GIVEN ENTRIES Block Start

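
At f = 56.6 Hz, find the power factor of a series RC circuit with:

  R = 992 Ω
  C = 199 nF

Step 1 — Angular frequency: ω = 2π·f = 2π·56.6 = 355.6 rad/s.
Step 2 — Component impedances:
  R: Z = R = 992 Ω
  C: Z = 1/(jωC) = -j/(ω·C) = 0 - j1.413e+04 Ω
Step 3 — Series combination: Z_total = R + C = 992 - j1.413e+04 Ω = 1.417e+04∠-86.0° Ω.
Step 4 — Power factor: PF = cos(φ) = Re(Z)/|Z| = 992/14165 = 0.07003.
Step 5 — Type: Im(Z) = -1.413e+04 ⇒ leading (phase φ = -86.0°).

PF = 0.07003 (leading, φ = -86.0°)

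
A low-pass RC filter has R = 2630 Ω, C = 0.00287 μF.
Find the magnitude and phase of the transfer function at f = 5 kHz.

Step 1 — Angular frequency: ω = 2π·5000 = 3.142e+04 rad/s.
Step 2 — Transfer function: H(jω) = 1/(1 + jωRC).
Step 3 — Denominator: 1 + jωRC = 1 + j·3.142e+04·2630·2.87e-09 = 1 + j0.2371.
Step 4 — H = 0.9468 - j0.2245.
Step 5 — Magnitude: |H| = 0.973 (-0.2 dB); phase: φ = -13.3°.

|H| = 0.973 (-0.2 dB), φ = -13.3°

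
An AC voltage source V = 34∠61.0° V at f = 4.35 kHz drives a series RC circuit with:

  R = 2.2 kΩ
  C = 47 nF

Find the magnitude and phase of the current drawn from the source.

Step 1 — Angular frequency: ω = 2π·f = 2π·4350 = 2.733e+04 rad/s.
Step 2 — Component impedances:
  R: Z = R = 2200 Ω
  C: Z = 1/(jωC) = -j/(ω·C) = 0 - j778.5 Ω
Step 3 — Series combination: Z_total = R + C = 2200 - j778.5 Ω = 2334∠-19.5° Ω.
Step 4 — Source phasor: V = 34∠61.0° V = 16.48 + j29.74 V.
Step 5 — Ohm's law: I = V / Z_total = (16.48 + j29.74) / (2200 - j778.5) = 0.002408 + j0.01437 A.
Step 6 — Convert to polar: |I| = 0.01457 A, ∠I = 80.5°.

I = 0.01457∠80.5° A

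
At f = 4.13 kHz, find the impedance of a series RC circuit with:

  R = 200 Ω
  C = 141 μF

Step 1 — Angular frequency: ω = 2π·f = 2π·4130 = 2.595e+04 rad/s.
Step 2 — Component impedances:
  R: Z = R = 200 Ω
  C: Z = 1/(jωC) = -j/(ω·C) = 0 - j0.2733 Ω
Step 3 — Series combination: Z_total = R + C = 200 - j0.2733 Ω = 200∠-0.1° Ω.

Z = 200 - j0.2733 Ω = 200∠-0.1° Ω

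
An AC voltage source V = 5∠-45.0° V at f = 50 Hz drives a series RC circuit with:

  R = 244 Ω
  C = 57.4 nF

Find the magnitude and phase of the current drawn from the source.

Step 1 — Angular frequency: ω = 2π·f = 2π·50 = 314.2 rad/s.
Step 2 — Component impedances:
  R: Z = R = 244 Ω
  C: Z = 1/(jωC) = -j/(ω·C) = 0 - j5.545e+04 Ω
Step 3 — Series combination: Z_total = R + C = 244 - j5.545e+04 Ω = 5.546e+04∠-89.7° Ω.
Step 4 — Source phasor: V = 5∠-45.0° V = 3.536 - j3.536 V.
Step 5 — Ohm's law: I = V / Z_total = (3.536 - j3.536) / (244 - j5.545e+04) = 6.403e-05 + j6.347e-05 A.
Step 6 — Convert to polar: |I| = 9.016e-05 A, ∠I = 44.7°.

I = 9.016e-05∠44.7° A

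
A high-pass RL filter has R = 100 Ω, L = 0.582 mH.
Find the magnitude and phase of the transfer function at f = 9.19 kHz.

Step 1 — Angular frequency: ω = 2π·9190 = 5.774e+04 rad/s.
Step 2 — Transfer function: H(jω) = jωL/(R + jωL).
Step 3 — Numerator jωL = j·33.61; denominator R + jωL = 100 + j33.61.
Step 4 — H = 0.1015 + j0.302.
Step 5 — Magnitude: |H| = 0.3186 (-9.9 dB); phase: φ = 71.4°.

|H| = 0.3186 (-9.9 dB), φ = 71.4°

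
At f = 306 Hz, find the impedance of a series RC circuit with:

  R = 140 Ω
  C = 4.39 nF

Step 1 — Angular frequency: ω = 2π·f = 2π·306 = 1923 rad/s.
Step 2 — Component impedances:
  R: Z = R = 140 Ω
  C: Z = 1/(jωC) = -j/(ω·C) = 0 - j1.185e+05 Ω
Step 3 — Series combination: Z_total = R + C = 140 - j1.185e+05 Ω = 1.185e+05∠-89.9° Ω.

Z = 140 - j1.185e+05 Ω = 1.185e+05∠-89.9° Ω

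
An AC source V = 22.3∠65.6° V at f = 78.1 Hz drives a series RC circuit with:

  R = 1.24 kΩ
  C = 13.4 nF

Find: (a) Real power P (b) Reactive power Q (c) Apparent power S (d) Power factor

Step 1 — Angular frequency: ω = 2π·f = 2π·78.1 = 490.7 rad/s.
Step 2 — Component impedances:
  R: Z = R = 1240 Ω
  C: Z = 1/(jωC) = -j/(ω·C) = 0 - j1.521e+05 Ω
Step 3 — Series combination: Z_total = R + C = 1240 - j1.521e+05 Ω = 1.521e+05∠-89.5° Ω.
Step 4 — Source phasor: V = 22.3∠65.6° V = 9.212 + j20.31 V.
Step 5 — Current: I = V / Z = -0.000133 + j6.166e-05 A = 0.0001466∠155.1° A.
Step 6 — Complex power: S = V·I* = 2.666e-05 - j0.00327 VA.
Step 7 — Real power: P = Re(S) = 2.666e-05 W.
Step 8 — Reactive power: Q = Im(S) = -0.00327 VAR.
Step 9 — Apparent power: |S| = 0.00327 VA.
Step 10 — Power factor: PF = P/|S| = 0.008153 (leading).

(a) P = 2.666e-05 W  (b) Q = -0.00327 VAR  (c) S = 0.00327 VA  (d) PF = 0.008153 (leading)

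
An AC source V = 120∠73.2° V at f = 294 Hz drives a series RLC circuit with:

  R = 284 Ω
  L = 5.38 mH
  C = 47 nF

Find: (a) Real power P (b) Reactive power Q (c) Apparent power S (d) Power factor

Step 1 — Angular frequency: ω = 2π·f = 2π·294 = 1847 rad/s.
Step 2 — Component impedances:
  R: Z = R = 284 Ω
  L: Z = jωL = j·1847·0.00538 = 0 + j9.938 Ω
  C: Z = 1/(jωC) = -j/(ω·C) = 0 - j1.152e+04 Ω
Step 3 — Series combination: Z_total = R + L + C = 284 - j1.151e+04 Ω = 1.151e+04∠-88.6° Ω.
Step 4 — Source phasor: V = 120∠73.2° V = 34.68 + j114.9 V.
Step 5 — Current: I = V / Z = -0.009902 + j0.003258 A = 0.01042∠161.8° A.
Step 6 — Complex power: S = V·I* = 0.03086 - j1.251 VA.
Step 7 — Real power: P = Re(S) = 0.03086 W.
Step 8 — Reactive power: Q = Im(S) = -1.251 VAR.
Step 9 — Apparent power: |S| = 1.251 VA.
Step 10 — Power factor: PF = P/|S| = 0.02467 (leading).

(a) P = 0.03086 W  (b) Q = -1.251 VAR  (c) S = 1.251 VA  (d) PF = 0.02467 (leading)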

GIVEN ENTRIES Block End

_PROBLEM STATEMENT_.
Copy each entry exactly. Omit none.

_WRITTEN ANSWER_.
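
At f = 56.6 Hz, find the power factor of a series RC circuit with:

  R = 992 Ω
  C = 199 nF

Step 1 — Angular frequency: ω = 2π·f = 2π·56.6 = 355.6 rad/s.
Step 2 — Component impedances:
  R: Z = R = 992 Ω
  C: Z = 1/(jωC) = -j/(ω·C) = 0 - j1.413e+04 Ω
Step 3 — Series combination: Z_total = R + C = 992 - j1.413e+04 Ω = 1.417e+04∠-86.0° Ω.
Step 4 — Power factor: PF = cos(φ) = Re(Z)/|Z| = 992/14165 = 0.07003.
Step 5 — Type: Im(Z) = -1.413e+04 ⇒ leading (phase φ = -86.0°).

PF = 0.07003 (leading, φ = -86.0°)

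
A low-pass RC filter has R = 2630 Ω, C = 0.00287 μF.
Find the magnitude and phase of the transfer function at f = 5 kHz.

Step 1 — Angular frequency: ω = 2π·5000 = 3.142e+04 rad/s.
Step 2 — Transfer function: H(jω) = 1/(1 + jωRC).
Step 3 — Denominator: 1 + jωRC = 1 + j·3.142e+04·2630·2.87e-09 = 1 + j0.2371.
Step 4 — H = 0.9468 - j0.2245.
Step 5 — Magnitude: |H| = 0.973 (-0.2 dB); phase: φ = -13.3°.

|H| = 0.973 (-0.2 dB), φ = -13.3°

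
An AC voltage source V = 34∠61.0° V at f = 4.35 kHz drives a series RC circuit with:

  R = 2.2 kΩ
  C = 47 nF

Find the magnitude and phase of the current drawn from the source.

Step 1 — Angular frequency: ω = 2π·f = 2π·4350 = 2.733e+04 rad/s.
Step 2 — Component impedances:
  R: Z = R = 2200 Ω
  C: Z = 1/(jωC) = -j/(ω·C) = 0 - j778.5 Ω
Step 3 — Series combination: Z_total = R + C = 2200 - j778.5 Ω = 2334∠-19.5° Ω.
Step 4 — Source phasor: V = 34∠61.0° V = 16.48 + j29.74 V.
Step 5 — Ohm's law: I = V / Z_total = (16.48 + j29.74) / (2200 - j778.5) = 0.002408 + j0.01437 A.
Step 6 — Convert to polar: |I| = 0.01457 A, ∠I = 80.5°.

I = 0.01457∠80.5° A

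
At f = 4.13 kHz, find the impedance of a series RC circuit with:

  R = 200 Ω
  C = 141 μF

Step 1 — Angular frequency: ω = 2π·f = 2π·4130 = 2.595e+04 rad/s.
Step 2 — Component impedances:
  R: Z = R = 200 Ω
  C: Z = 1/(jωC) = -j/(ω·C) = 0 - j0.2733 Ω
Step 3 — Series combination: Z_total = R + C = 200 - j0.2733 Ω = 200∠-0.1° Ω.

Z = 200 - j0.2733 Ω = 200∠-0.1° Ω

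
An AC voltage source V = 5∠-45.0° V at f = 50 Hz drives a series RC circuit with:

  R = 244 Ω
  C = 57.4 nF

Find the magnitude and phase of the current drawn from the source.

Step 1 — Angular frequency: ω = 2π·f = 2π·50 = 314.2 rad/s.
Step 2 — Component impedances:
  R: Z = R = 244 Ω
  C: Z = 1/(jωC) = -j/(ω·C) = 0 - j5.545e+04 Ω
Step 3 — Series combination: Z_total = R + C = 244 - j5.545e+04 Ω = 5.546e+04∠-89.7° Ω.
Step 4 — Source phasor: V = 5∠-45.0° V = 3.536 - j3.536 V.
Step 5 — Ohm's law: I = V / Z_total = (3.536 - j3.536) / (244 - j5.545e+04) = 6.403e-05 + j6.347e-05 A.
Step 6 — Convert to polar: |I| = 9.016e-05 A, ∠I = 44.7°.

I = 9.016e-05∠44.7° A

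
A high-pass RL filter has R = 100 Ω, L = 0.582 mH.
Find the magnitude and phase of the transfer function at f = 9.19 kHz.

Step 1 — Angular frequency: ω = 2π·9190 = 5.774e+04 rad/s.
Step 2 — Transfer function: H(jω) = jωL/(R + jωL).
Step 3 — Numerator jωL = j·33.61; denominator R + jωL = 100 + j33.61.
Step 4 — H = 0.1015 + j0.302.
Step 5 — Magnitude: |H| = 0.3186 (-9.9 dB); phase: φ = 71.4°.

|H| = 0.3186 (-9.9 dB), φ = 71.4°

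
At f = 306 Hz, find the impedance of a series RC circuit with:

  R = 140 Ω
  C = 4.39 nF

Step 1 — Angular frequency: ω = 2π·f = 2π·306 = 1923 rad/s.
Step 2 — Component impedances:
  R: Z = R = 140 Ω
  C: Z = 1/(jωC) = -j/(ω·C) = 0 - j1.185e+05 Ω
Step 3 — Series combination: Z_total = R + C = 140 - j1.185e+05 Ω = 1.185e+05∠-89.9° Ω.

Z = 140 - j1.185e+05 Ω = 1.185e+05∠-89.9° Ω

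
An AC source V = 22.3∠65.6° V at f = 78.1 Hz drives a series RC circuit with:

  R = 1.24 kΩ
  C = 13.4 nF

Find: (a) Real power P (b) Reactive power Q (c) Apparent power S (d) Power factor

Step 1 — Angular frequency: ω = 2π·f = 2π·78.1 = 490.7 rad/s.
Step 2 — Component impedances:
  R: Z = R = 1240 Ω
  C: Z = 1/(jωC) = -j/(ω·C) = 0 - j1.521e+05 Ω
Step 3 — Series combination: Z_total = R + C = 1240 - j1.521e+05 Ω = 1.521e+05∠-89.5° Ω.
Step 4 — Source phasor: V = 22.3∠65.6° V = 9.212 + j20.31 V.
Step 5 — Current: I = V / Z = -0.000133 + j6.166e-05 A = 0.0001466∠155.1° A.
Step 6 — Complex power: S = V·I* = 2.666e-05 - j0.00327 VA.
Step 7 — Real power: P = Re(S) = 2.666e-05 W.
Step 8 — Reactive power: Q = Im(S) = -0.00327 VAR.
Step 9 — Apparent power: |S| = 0.00327 VA.
Step 10 — Power factor: PF = P/|S| = 0.008153 (leading).

(a) P = 2.666e-05 W  (b) Q = -0.00327 VAR  (c) S = 0.00327 VA  (d) PF = 0.008153 (leading)

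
An AC source V = 120∠73.2° V at f = 294 Hz drives a series RLC circuit with:

  R = 284 Ω
  L = 5.38 mH
  C = 47 nF

Find: (a) Real power P (b) Reactive power Q (c) Apparent power S (d) Power factor

Step 1 — Angular frequency: ω = 2π·f = 2π·294 = 1847 rad/s.
Step 2 — Component impedances:
  R: Z = R = 284 Ω
  L: Z = jωL = j·1847·0.00538 = 0 + j9.938 Ω
  C: Z = 1/(jωC) = -j/(ω·C) = 0 - j1.152e+04 Ω
Step 3 — Series combination: Z_total = R + L + C = 284 - j1.151e+04 Ω = 1.151e+04∠-88.6° Ω.
Step 4 — Source phasor: V = 120∠73.2° V = 34.68 + j114.9 V.
Step 5 — Current: I = V / Z = -0.009902 + j0.003258 A = 0.01042∠161.8° A.
Step 6 — Complex power: S = V·I* = 0.03086 - j1.251 VA.
Step 7 — Real power: P = Re(S) = 0.03086 W.
Step 8 — Reactive power: Q = Im(S) = -1.251 VAR.
Step 9 — Apparent power: |S| = 1.251 VA.
Step 10 — Power factor: PF = P/|S| = 0.02467 (leading).

(a) P = 0.03086 W  (b) Q = -1.251 VAR  (c) S = 1.251 VA  (d) PF = 0.02467 (leading)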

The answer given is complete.